[Opening DATASET RECORDS section]

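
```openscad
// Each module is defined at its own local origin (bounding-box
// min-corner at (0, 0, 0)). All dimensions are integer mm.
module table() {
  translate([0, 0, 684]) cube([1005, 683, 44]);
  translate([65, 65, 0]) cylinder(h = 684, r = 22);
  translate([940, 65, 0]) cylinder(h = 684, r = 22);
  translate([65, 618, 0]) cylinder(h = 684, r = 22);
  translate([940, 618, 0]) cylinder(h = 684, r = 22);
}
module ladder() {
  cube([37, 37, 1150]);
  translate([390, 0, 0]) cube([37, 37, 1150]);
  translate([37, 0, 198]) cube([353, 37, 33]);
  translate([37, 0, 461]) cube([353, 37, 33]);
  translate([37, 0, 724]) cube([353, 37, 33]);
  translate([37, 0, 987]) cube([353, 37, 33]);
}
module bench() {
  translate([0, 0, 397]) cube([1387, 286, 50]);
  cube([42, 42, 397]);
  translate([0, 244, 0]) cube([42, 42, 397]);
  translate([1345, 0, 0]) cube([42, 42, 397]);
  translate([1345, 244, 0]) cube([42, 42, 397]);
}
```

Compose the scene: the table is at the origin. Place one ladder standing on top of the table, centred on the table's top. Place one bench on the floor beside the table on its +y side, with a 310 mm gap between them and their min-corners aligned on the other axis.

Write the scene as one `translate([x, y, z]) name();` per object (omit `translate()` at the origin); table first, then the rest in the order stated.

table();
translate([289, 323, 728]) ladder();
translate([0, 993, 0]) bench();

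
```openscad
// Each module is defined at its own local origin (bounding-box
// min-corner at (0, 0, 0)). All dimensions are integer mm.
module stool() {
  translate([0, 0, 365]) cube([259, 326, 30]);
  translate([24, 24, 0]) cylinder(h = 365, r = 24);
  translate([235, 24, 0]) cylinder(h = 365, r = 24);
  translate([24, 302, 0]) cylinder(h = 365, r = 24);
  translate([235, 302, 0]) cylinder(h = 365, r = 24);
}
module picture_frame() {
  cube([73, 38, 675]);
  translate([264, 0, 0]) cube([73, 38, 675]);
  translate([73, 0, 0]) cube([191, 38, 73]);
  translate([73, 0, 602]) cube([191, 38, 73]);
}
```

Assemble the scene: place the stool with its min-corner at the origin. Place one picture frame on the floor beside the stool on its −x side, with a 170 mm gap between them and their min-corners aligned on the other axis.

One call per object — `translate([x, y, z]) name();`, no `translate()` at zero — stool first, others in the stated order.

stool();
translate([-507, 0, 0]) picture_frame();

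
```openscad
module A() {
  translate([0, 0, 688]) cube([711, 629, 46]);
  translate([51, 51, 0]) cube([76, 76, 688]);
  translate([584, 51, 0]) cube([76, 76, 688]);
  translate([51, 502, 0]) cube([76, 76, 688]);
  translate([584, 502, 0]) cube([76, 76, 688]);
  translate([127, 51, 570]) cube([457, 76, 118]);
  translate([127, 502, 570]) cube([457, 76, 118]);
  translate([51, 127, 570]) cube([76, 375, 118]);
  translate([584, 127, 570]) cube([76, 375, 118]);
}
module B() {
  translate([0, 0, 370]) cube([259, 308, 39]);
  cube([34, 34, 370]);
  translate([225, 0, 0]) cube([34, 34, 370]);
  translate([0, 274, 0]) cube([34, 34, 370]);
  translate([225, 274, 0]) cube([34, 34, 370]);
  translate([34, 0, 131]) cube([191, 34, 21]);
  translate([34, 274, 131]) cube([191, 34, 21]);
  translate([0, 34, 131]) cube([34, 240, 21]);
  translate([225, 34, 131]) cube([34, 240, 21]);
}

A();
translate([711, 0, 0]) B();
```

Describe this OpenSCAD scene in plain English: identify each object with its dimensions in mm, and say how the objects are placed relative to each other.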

[Closing DATASET RECORDS section]

AIM OF THE EXERCISE | This exercise calls for every record above to be written out again exactly.

TASK OUTPUT |
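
```openscad
// Each module is defined at its own local origin (bounding-box
// min-corner at (0, 0, 0)). All dimensions are integer mm.
module table() {
  translate([0, 0, 684]) cube([1005, 683, 44]);
  translate([65, 65, 0]) cylinder(h = 684, r = 22);
  translate([940, 65, 0]) cylinder(h = 684, r = 22);
  translate([65, 618, 0]) cylinder(h = 684, r = 22);
  translate([940, 618, 0]) cylinder(h = 684, r = 22);
}
module ladder() {
  cube([37, 37, 1150]);
  translate([390, 0, 0]) cube([37, 37, 1150]);
  translate([37, 0, 198]) cube([353, 37, 33]);
  translate([37, 0, 461]) cube([353, 37, 33]);
  translate([37, 0, 724]) cube([353, 37, 33]);
  translate([37, 0, 987]) cube([353, 37, 33]);
}
module bench() {
  translate([0, 0, 397]) cube([1387, 286, 50]);
  cube([42, 42, 397]);
  translate([0, 244, 0]) cube([42, 42, 397]);
  translate([1345, 0, 0]) cube([42, 42, 397]);
  translate([1345, 244, 0]) cube([42, 42, 397]);
}
```

Compose the scene: the table is at the origin. Place one ladder standing on top of the table, centred on the table's top. Place one bench on the floor beside the table on its +y side, with a 310 mm gap between them and their min-corners aligned on the other axis.

Write the scene as one `translate([x, y, z]) name();` per object (omit `translate()` at the origin); table first, then the rest in the order stated.

table();
translate([289, 323, 728]) ladder();
translate([0, 993, 0]) bench();

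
```openscad
// Each module is defined at its own local origin (bounding-box
// min-corner at (0, 0, 0)). All dimensions are integer mm.
module stool() {
  translate([0, 0, 365]) cube([259, 326, 30]);
  translate([24, 24, 0]) cylinder(h = 365, r = 24);
  translate([235, 24, 0]) cylinder(h = 365, r = 24);
  translate([24, 302, 0]) cylinder(h = 365, r = 24);
  translate([235, 302, 0]) cylinder(h = 365, r = 24);
}
module picture_frame() {
  cube([73, 38, 675]);
  translate([264, 0, 0]) cube([73, 38, 675]);
  translate([73, 0, 0]) cube([191, 38, 73]);
  translate([73, 0, 602]) cube([191, 38, 73]);
}
```

Assemble the scene: place the stool with its min-corner at the origin. Place one picture frame on the floor beside the stool on its −x side, with a 170 mm gap between them and their min-corners aligned on the other axis.

One call per object — `translate([x, y, z]) name();`, no `translate()` at zero — stool first, others in the stated order.

stool();
translate([-507, 0, 0]) picture_frame();

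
```openscad
module A() {
  translate([0, 0, 688]) cube([711, 629, 46]);
  translate([51, 51, 0]) cube([76, 76, 688]);
  translate([584, 51, 0]) cube([76, 76, 688]);
  translate([51, 502, 0]) cube([76, 76, 688]);
  translate([584, 502, 0]) cube([76, 76, 688]);
  translate([127, 51, 570]) cube([457, 76, 118]);
  translate([127, 502, 570]) cube([457, 76, 118]);
  translate([51, 127, 570]) cube([76, 375, 118]);
  translate([584, 127, 570]) cube([76, 375, 118]);
}
module B() {
  translate([0, 0, 370]) cube([259, 308, 39]);
  cube([34, 34, 370]);
  translate([225, 0, 0]) cube([34, 34, 370]);
  translate([0, 274, 0]) cube([34, 34, 370]);
  translate([225, 274, 0]) cube([34, 34, 370]);
  translate([34, 0, 131]) cube([191, 34, 21]);
  translate([34, 274, 131]) cube([191, 34, 21]);
  translate([0, 34, 131]) cube([34, 240, 21]);
  translate([225, 34, 131]) cube([34, 240, 21]);
}

A();
translate([711, 0, 0]) B();
```

Describe this OpenSCAD scene in plain English: identify each object with its dimensions in mm, and say how the objects are placed relative to each other.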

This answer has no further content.